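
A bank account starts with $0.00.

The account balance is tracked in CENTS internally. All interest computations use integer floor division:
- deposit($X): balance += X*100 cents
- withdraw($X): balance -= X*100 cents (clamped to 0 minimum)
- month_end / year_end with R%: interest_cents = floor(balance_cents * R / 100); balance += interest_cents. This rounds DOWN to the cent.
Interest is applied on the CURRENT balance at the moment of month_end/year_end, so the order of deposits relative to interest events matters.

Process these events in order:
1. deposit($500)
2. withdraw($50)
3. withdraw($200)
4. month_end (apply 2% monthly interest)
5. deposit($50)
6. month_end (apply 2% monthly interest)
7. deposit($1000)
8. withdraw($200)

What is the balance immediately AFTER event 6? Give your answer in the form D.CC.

After 1 (deposit($500)): balance=$500.00 total_interest=$0.00
After 2 (withdraw($50)): balance=$450.00 total_interest=$0.00
After 3 (withdraw($200)): balance=$250.00 total_interest=$0.00
After 4 (month_end (apply 2% monthly interest)): balance=$255.00 total_interest=$5.00
After 5 (deposit($50)): balance=$305.00 total_interest=$5.00
After 6 (month_end (apply 2% monthly interest)): balance=$311.10 total_interest=$11.10

Answer: 311.10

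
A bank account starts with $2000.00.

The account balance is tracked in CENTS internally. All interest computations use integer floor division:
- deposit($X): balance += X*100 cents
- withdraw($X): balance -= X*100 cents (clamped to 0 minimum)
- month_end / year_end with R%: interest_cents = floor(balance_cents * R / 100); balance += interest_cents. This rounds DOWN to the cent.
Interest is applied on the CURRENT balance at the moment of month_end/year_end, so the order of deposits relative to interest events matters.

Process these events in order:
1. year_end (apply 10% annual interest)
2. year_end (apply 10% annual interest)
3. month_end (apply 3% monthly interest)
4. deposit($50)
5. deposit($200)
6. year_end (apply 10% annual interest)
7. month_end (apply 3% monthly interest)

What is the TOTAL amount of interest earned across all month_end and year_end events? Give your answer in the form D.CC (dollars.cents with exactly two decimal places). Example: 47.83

Answer: 857.36

Derivation:
After 1 (year_end (apply 10% annual interest)): balance=$2200.00 total_interest=$200.00
After 2 (year_end (apply 10% annual interest)): balance=$2420.00 total_interest=$420.00
After 3 (month_end (apply 3% monthly interest)): balance=$2492.60 total_interest=$492.60
After 4 (deposit($50)): balance=$2542.60 total_interest=$492.60
After 5 (deposit($200)): balance=$2742.60 total_interest=$492.60
After 6 (year_end (apply 10% annual interest)): balance=$3016.86 total_interest=$766.86
After 7 (month_end (apply 3% monthly interest)): balance=$3107.36 total_interest=$857.36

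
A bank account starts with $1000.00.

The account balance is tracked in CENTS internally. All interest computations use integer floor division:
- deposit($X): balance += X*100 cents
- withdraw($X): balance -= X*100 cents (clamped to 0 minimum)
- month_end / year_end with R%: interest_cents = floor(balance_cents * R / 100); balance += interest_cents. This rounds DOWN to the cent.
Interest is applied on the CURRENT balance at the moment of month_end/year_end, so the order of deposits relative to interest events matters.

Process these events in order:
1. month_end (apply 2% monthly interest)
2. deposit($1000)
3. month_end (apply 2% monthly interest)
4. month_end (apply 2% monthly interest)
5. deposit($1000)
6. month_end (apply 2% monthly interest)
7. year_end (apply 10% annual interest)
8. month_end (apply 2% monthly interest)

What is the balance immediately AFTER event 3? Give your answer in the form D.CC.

Answer: 2060.40

Derivation:
After 1 (month_end (apply 2% monthly interest)): balance=$1020.00 total_interest=$20.00
After 2 (deposit($1000)): balance=$2020.00 total_interest=$20.00
After 3 (month_end (apply 2% monthly interest)): balance=$2060.40 total_interest=$60.40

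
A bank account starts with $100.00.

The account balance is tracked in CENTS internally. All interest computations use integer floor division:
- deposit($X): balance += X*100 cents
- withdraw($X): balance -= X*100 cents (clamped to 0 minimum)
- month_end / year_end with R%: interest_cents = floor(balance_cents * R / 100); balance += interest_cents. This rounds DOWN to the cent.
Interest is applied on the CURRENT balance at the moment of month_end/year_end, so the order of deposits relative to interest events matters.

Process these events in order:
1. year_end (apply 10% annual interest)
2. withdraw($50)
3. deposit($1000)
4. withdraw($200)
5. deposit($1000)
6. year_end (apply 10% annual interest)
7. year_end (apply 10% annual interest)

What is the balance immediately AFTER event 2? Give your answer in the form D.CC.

After 1 (year_end (apply 10% annual interest)): balance=$110.00 total_interest=$10.00
After 2 (withdraw($50)): balance=$60.00 total_interest=$10.00

Answer: 60.00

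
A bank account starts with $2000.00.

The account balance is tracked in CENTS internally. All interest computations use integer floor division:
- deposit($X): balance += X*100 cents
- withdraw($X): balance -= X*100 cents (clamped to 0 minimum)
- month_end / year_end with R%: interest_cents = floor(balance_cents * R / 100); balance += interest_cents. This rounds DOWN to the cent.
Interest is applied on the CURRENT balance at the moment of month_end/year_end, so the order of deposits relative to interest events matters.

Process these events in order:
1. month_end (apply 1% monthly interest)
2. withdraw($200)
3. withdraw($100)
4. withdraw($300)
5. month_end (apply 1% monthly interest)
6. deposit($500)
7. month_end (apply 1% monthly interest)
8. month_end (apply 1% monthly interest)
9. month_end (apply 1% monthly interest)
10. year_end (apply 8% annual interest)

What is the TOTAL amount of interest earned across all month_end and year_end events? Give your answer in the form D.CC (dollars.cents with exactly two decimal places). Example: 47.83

Answer: 252.22

Derivation:
After 1 (month_end (apply 1% monthly interest)): balance=$2020.00 total_interest=$20.00
After 2 (withdraw($200)): balance=$1820.00 total_interest=$20.00
After 3 (withdraw($100)): balance=$1720.00 total_interest=$20.00
After 4 (withdraw($300)): balance=$1420.00 total_interest=$20.00
After 5 (month_end (apply 1% monthly interest)): balance=$1434.20 total_interest=$34.20
After 6 (deposit($500)): balance=$1934.20 total_interest=$34.20
After 7 (month_end (apply 1% monthly interest)): balance=$1953.54 total_interest=$53.54
After 8 (month_end (apply 1% monthly interest)): balance=$1973.07 total_interest=$73.07
After 9 (month_end (apply 1% monthly interest)): balance=$1992.80 total_interest=$92.80
After 10 (year_end (apply 8% annual interest)): balance=$2152.22 total_interest=$252.22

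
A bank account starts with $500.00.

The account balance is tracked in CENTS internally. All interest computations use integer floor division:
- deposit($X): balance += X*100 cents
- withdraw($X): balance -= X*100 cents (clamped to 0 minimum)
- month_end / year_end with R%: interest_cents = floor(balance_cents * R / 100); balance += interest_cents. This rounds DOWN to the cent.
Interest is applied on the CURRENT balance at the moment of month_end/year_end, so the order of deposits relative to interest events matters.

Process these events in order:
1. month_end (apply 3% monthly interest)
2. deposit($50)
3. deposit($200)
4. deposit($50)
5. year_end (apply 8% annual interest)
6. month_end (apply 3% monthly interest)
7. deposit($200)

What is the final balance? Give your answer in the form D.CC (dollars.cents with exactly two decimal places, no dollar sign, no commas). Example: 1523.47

After 1 (month_end (apply 3% monthly interest)): balance=$515.00 total_interest=$15.00
After 2 (deposit($50)): balance=$565.00 total_interest=$15.00
After 3 (deposit($200)): balance=$765.00 total_interest=$15.00
After 4 (deposit($50)): balance=$815.00 total_interest=$15.00
After 5 (year_end (apply 8% annual interest)): balance=$880.20 total_interest=$80.20
After 6 (month_end (apply 3% monthly interest)): balance=$906.60 total_interest=$106.60
After 7 (deposit($200)): balance=$1106.60 total_interest=$106.60

Answer: 1106.60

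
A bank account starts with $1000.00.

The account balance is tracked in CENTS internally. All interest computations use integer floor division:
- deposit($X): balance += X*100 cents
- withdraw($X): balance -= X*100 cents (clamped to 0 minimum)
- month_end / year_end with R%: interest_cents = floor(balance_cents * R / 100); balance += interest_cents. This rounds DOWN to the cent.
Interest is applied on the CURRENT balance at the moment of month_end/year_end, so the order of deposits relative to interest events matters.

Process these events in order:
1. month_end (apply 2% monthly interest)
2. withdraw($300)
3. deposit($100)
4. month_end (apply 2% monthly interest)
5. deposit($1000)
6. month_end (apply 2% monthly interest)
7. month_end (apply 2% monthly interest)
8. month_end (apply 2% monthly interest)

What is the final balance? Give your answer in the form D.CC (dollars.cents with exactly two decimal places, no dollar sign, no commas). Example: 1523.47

Answer: 1948.79

Derivation:
After 1 (month_end (apply 2% monthly interest)): balance=$1020.00 total_interest=$20.00
After 2 (withdraw($300)): balance=$720.00 total_interest=$20.00
After 3 (deposit($100)): balance=$820.00 total_interest=$20.00
After 4 (month_end (apply 2% monthly interest)): balance=$836.40 total_interest=$36.40
After 5 (deposit($1000)): balance=$1836.40 total_interest=$36.40
After 6 (month_end (apply 2% monthly interest)): balance=$1873.12 total_interest=$73.12
After 7 (month_end (apply 2% monthly interest)): balance=$1910.58 total_interest=$110.58
After 8 (month_end (apply 2% monthly interest)): balance=$1948.79 total_interest=$148.79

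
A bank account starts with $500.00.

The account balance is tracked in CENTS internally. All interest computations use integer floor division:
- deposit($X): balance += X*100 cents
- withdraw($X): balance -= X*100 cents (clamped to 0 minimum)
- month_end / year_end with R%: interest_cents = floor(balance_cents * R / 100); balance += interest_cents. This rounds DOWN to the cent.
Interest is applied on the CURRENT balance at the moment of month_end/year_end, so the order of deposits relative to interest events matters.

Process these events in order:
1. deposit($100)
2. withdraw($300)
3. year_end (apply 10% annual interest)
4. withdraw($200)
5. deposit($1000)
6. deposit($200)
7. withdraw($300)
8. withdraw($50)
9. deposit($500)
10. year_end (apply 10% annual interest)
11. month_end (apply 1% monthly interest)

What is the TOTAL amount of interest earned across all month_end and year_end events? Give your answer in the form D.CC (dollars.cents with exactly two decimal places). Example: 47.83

Answer: 194.28

Derivation:
After 1 (deposit($100)): balance=$600.00 total_interest=$0.00
After 2 (withdraw($300)): balance=$300.00 total_interest=$0.00
After 3 (year_end (apply 10% annual interest)): balance=$330.00 total_interest=$30.00
After 4 (withdraw($200)): balance=$130.00 total_interest=$30.00
After 5 (deposit($1000)): balance=$1130.00 total_interest=$30.00
After 6 (deposit($200)): balance=$1330.00 total_interest=$30.00
After 7 (withdraw($300)): balance=$1030.00 total_interest=$30.00
After 8 (withdraw($50)): balance=$980.00 total_interest=$30.00
After 9 (deposit($500)): balance=$1480.00 total_interest=$30.00
After 10 (year_end (apply 10% annual interest)): balance=$1628.00 total_interest=$178.00
After 11 (month_end (apply 1% monthly interest)): balance=$1644.28 total_interest=$194.28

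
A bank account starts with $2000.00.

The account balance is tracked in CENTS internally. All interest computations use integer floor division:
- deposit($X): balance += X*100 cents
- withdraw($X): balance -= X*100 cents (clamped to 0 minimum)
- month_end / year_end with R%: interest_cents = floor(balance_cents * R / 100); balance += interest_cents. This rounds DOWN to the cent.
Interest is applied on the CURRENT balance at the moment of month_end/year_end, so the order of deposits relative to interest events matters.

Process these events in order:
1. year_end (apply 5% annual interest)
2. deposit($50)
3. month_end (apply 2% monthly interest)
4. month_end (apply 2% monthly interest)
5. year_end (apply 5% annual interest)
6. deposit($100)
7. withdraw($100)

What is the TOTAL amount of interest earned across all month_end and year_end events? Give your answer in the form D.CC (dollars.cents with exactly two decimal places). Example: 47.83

After 1 (year_end (apply 5% annual interest)): balance=$2100.00 total_interest=$100.00
After 2 (deposit($50)): balance=$2150.00 total_interest=$100.00
After 3 (month_end (apply 2% monthly interest)): balance=$2193.00 total_interest=$143.00
After 4 (month_end (apply 2% monthly interest)): balance=$2236.86 total_interest=$186.86
After 5 (year_end (apply 5% annual interest)): balance=$2348.70 total_interest=$298.70
After 6 (deposit($100)): balance=$2448.70 total_interest=$298.70
After 7 (withdraw($100)): balance=$2348.70 total_interest=$298.70

Answer: 298.70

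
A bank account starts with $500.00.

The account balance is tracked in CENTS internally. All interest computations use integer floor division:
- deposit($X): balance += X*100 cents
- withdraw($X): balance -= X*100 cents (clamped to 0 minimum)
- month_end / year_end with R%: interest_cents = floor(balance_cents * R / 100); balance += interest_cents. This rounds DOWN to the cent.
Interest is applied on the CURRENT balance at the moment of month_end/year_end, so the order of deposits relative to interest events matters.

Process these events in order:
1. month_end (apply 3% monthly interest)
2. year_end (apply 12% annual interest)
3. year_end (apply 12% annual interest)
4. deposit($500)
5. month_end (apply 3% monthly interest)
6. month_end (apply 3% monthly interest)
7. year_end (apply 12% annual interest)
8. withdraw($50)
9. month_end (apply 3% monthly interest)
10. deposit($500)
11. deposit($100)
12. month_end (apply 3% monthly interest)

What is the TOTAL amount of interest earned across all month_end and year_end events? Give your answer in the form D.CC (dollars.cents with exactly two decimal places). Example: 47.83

Answer: 459.57

Derivation:
After 1 (month_end (apply 3% monthly interest)): balance=$515.00 total_interest=$15.00
After 2 (year_end (apply 12% annual interest)): balance=$576.80 total_interest=$76.80
After 3 (year_end (apply 12% annual interest)): balance=$646.01 total_interest=$146.01
After 4 (deposit($500)): balance=$1146.01 total_interest=$146.01
After 5 (month_end (apply 3% monthly interest)): balance=$1180.39 total_interest=$180.39
After 6 (month_end (apply 3% monthly interest)): balance=$1215.80 total_interest=$215.80
After 7 (year_end (apply 12% annual interest)): balance=$1361.69 total_interest=$361.69
After 8 (withdraw($50)): balance=$1311.69 total_interest=$361.69
After 9 (month_end (apply 3% monthly interest)): balance=$1351.04 total_interest=$401.04
After 10 (deposit($500)): balance=$1851.04 total_interest=$401.04
After 11 (deposit($100)): balance=$1951.04 total_interest=$401.04
After 12 (month_end (apply 3% monthly interest)): balance=$2009.57 total_interest=$459.57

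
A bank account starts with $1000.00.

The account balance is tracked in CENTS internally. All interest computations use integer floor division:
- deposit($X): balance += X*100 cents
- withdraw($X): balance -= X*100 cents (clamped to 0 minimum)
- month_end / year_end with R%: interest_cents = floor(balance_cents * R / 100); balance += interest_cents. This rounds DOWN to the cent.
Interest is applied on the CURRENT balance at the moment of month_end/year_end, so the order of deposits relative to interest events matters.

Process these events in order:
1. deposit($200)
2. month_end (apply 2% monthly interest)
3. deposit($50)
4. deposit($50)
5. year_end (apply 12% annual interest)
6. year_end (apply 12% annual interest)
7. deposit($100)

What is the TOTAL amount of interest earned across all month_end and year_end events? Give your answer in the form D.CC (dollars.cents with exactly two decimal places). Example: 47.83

After 1 (deposit($200)): balance=$1200.00 total_interest=$0.00
After 2 (month_end (apply 2% monthly interest)): balance=$1224.00 total_interest=$24.00
After 3 (deposit($50)): balance=$1274.00 total_interest=$24.00
After 4 (deposit($50)): balance=$1324.00 total_interest=$24.00
After 5 (year_end (apply 12% annual interest)): balance=$1482.88 total_interest=$182.88
After 6 (year_end (apply 12% annual interest)): balance=$1660.82 total_interest=$360.82
After 7 (deposit($100)): balance=$1760.82 total_interest=$360.82

Answer: 360.82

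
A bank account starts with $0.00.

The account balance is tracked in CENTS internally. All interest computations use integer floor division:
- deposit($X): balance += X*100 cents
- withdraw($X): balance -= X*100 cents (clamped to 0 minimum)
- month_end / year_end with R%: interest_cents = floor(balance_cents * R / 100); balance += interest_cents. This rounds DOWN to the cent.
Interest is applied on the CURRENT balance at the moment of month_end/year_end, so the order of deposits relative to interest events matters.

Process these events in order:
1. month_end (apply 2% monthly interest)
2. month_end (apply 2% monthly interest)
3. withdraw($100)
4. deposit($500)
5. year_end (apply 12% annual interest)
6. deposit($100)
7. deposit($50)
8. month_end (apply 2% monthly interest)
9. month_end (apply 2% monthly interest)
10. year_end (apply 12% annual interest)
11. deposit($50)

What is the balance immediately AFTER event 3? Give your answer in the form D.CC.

After 1 (month_end (apply 2% monthly interest)): balance=$0.00 total_interest=$0.00
After 2 (month_end (apply 2% monthly interest)): balance=$0.00 total_interest=$0.00
After 3 (withdraw($100)): balance=$0.00 total_interest=$0.00

Answer: 0.00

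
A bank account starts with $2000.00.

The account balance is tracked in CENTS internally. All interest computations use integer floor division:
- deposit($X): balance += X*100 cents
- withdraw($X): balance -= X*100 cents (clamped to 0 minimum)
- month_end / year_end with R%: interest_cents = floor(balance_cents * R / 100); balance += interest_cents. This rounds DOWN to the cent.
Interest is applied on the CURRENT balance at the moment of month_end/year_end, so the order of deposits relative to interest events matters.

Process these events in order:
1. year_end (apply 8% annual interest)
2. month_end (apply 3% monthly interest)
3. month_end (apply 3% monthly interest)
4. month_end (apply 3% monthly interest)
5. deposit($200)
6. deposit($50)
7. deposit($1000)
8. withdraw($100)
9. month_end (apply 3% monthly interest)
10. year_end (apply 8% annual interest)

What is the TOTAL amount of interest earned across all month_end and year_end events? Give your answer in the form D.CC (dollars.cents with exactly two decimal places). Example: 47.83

Answer: 754.82

Derivation:
After 1 (year_end (apply 8% annual interest)): balance=$2160.00 total_interest=$160.00
After 2 (month_end (apply 3% monthly interest)): balance=$2224.80 total_interest=$224.80
After 3 (month_end (apply 3% monthly interest)): balance=$2291.54 total_interest=$291.54
After 4 (month_end (apply 3% monthly interest)): balance=$2360.28 total_interest=$360.28
After 5 (deposit($200)): balance=$2560.28 total_interest=$360.28
After 6 (deposit($50)): balance=$2610.28 total_interest=$360.28
After 7 (deposit($1000)): balance=$3610.28 total_interest=$360.28
After 8 (withdraw($100)): balance=$3510.28 total_interest=$360.28
After 9 (month_end (apply 3% monthly interest)): balance=$3615.58 total_interest=$465.58
After 10 (year_end (apply 8% annual interest)): balance=$3904.82 total_interest=$754.82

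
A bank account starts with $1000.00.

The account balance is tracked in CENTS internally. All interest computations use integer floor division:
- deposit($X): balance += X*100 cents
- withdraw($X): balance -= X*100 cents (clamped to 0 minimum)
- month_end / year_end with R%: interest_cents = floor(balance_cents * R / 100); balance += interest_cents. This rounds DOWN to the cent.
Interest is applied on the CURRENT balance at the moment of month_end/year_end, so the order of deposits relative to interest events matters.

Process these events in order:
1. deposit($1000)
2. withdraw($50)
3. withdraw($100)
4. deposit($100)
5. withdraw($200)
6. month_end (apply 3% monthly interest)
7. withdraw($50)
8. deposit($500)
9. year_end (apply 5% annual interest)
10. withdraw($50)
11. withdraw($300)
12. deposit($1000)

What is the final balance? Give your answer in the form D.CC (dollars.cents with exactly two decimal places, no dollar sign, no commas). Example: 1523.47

Answer: 3015.12

Derivation:
After 1 (deposit($1000)): balance=$2000.00 total_interest=$0.00
After 2 (withdraw($50)): balance=$1950.00 total_interest=$0.00
After 3 (withdraw($100)): balance=$1850.00 total_interest=$0.00
After 4 (deposit($100)): balance=$1950.00 total_interest=$0.00
After 5 (withdraw($200)): balance=$1750.00 total_interest=$0.00
After 6 (month_end (apply 3% monthly interest)): balance=$1802.50 total_interest=$52.50
After 7 (withdraw($50)): balance=$1752.50 total_interest=$52.50
After 8 (deposit($500)): balance=$2252.50 total_interest=$52.50
After 9 (year_end (apply 5% annual interest)): balance=$2365.12 total_interest=$165.12
After 10 (withdraw($50)): balance=$2315.12 total_interest=$165.12
After 11 (withdraw($300)): balance=$2015.12 total_interest=$165.12
After 12 (deposit($1000)): balance=$3015.12 total_interest=$165.12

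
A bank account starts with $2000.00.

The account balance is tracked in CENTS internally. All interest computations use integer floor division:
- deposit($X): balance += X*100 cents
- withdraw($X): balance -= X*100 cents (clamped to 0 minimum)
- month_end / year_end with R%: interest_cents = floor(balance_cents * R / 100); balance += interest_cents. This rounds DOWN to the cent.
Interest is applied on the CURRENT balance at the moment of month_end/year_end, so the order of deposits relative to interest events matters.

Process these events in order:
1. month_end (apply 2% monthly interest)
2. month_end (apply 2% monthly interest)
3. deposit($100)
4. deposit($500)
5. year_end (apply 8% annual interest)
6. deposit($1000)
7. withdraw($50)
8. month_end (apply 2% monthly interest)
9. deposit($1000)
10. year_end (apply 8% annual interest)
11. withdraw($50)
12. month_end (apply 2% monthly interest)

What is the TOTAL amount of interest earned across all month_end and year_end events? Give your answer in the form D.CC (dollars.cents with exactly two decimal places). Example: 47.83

Answer: 871.24

Derivation:
After 1 (month_end (apply 2% monthly interest)): balance=$2040.00 total_interest=$40.00
After 2 (month_end (apply 2% monthly interest)): balance=$2080.80 total_interest=$80.80
After 3 (deposit($100)): balance=$2180.80 total_interest=$80.80
After 4 (deposit($500)): balance=$2680.80 total_interest=$80.80
After 5 (year_end (apply 8% annual interest)): balance=$2895.26 total_interest=$295.26
After 6 (deposit($1000)): balance=$3895.26 total_interest=$295.26
After 7 (withdraw($50)): balance=$3845.26 total_interest=$295.26
After 8 (month_end (apply 2% monthly interest)): balance=$3922.16 total_interest=$372.16
After 9 (deposit($1000)): balance=$4922.16 total_interest=$372.16
After 10 (year_end (apply 8% annual interest)): balance=$5315.93 total_interest=$765.93
After 11 (withdraw($50)): balance=$5265.93 total_interest=$765.93
After 12 (month_end (apply 2% monthly interest)): balance=$5371.24 total_interest=$871.24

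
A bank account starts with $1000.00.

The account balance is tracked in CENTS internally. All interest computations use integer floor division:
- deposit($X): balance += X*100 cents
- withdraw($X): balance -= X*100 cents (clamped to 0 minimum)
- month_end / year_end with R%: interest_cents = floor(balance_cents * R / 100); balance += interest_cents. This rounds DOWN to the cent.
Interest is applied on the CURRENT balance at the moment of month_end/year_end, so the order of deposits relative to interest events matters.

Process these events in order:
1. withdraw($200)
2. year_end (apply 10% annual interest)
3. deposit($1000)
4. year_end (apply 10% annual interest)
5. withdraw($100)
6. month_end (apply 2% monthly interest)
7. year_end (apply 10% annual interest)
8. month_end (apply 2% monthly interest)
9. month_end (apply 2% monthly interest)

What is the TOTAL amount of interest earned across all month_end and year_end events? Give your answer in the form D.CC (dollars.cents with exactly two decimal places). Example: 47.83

Answer: 597.29

Derivation:
After 1 (withdraw($200)): balance=$800.00 total_interest=$0.00
After 2 (year_end (apply 10% annual interest)): balance=$880.00 total_interest=$80.00
After 3 (deposit($1000)): balance=$1880.00 total_interest=$80.00
After 4 (year_end (apply 10% annual interest)): balance=$2068.00 total_interest=$268.00
After 5 (withdraw($100)): balance=$1968.00 total_interest=$268.00
After 6 (month_end (apply 2% monthly interest)): balance=$2007.36 total_interest=$307.36
After 7 (year_end (apply 10% annual interest)): balance=$2208.09 total_interest=$508.09
After 8 (month_end (apply 2% monthly interest)): balance=$2252.25 total_interest=$552.25
After 9 (month_end (apply 2% monthly interest)): balance=$2297.29 total_interest=$597.29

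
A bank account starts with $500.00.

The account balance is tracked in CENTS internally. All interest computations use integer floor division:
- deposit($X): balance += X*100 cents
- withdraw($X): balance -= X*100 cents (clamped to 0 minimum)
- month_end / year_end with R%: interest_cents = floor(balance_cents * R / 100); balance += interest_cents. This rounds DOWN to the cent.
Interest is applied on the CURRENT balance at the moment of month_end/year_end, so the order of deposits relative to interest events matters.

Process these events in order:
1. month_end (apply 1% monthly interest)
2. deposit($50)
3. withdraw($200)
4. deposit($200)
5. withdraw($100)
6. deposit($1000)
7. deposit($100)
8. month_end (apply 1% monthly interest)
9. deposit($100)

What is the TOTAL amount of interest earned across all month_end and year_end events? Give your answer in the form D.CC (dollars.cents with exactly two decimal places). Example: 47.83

Answer: 20.55

Derivation:
After 1 (month_end (apply 1% monthly interest)): balance=$505.00 total_interest=$5.00
After 2 (deposit($50)): balance=$555.00 total_interest=$5.00
After 3 (withdraw($200)): balance=$355.00 total_interest=$5.00
After 4 (deposit($200)): balance=$555.00 total_interest=$5.00
After 5 (withdraw($100)): balance=$455.00 total_interest=$5.00
After 6 (deposit($1000)): balance=$1455.00 total_interest=$5.00
After 7 (deposit($100)): balance=$1555.00 total_interest=$5.00
After 8 (month_end (apply 1% monthly interest)): balance=$1570.55 total_interest=$20.55
After 9 (deposit($100)): balance=$1670.55 total_interest=$20.55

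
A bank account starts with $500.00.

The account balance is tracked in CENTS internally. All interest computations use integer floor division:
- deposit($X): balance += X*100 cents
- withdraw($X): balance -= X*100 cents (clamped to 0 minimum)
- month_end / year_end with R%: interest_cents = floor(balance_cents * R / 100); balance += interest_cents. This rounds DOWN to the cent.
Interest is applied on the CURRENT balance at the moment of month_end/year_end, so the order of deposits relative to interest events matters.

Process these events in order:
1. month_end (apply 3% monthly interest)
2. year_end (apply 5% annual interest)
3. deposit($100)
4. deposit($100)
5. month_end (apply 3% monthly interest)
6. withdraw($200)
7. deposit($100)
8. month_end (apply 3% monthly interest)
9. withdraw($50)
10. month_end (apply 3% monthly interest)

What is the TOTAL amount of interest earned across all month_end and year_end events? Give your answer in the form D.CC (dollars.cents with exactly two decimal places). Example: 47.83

Answer: 101.83

Derivation:
After 1 (month_end (apply 3% monthly interest)): balance=$515.00 total_interest=$15.00
After 2 (year_end (apply 5% annual interest)): balance=$540.75 total_interest=$40.75
After 3 (deposit($100)): balance=$640.75 total_interest=$40.75
After 4 (deposit($100)): balance=$740.75 total_interest=$40.75
After 5 (month_end (apply 3% monthly interest)): balance=$762.97 total_interest=$62.97
After 6 (withdraw($200)): balance=$562.97 total_interest=$62.97
After 7 (deposit($100)): balance=$662.97 total_interest=$62.97
After 8 (month_end (apply 3% monthly interest)): balance=$682.85 total_interest=$82.85
After 9 (withdraw($50)): balance=$632.85 total_interest=$82.85
After 10 (month_end (apply 3% monthly interest)): balance=$651.83 total_interest=$101.83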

=======

Beginning with the line containing "1. year_end (apply 5% annual interest)" and ending with the line containing "7. withdraw($100)", extract those lines exactly from the listing above, and only those.

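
1. year_end (apply 5% annual interest)
2. deposit($50)
3. month_end (apply 2% monthly interest)
4. month_end (apply 2% monthly interest)
5. year_end (apply 5% annual interest)
6. deposit($100)
7. withdraw($100)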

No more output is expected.